• Assignment: Print the records below once again, exactly as they were given.

Stored dataset items
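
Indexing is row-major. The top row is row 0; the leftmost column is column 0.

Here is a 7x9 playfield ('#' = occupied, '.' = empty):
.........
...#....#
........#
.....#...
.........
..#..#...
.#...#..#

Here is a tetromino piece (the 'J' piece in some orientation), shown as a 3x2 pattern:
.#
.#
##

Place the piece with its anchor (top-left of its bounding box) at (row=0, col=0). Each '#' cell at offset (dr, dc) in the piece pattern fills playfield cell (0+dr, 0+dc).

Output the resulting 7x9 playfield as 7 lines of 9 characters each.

Answer: .#.......
.#.#....#
##......#
.....#...
.........
..#..#...
.#...#..#

Derivation:
Fill (0+0,0+1) = (0,1)
Fill (0+1,0+1) = (1,1)
Fill (0+2,0+0) = (2,0)
Fill (0+2,0+1) = (2,1)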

• Written solution:
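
Indexing is row-major. The top row is row 0; the leftmost column is column 0.

Here is a 7x9 playfield ('#' = occupied, '.' = empty):
.........
...#....#
........#
.....#...
.........
..#..#...
.#...#..#

Here is a tetromino piece (the 'J' piece in some orientation), shown as a 3x2 pattern:
.#
.#
##

Place the piece with its anchor (top-left of its bounding box) at (row=0, col=0). Each '#' cell at offset (dr, dc) in the piece pattern fills playfield cell (0+dr, 0+dc).

Output the resulting 7x9 playfield as 7 lines of 9 characters each.

Answer: .#.......
.#.#....#
##......#
.....#...
.........
..#..#...
.#...#..#

Derivation:
Fill (0+0,0+1) = (0,1)
Fill (0+1,0+1) = (1,1)
Fill (0+2,0+0) = (2,0)
Fill (0+2,0+1) = (2,1)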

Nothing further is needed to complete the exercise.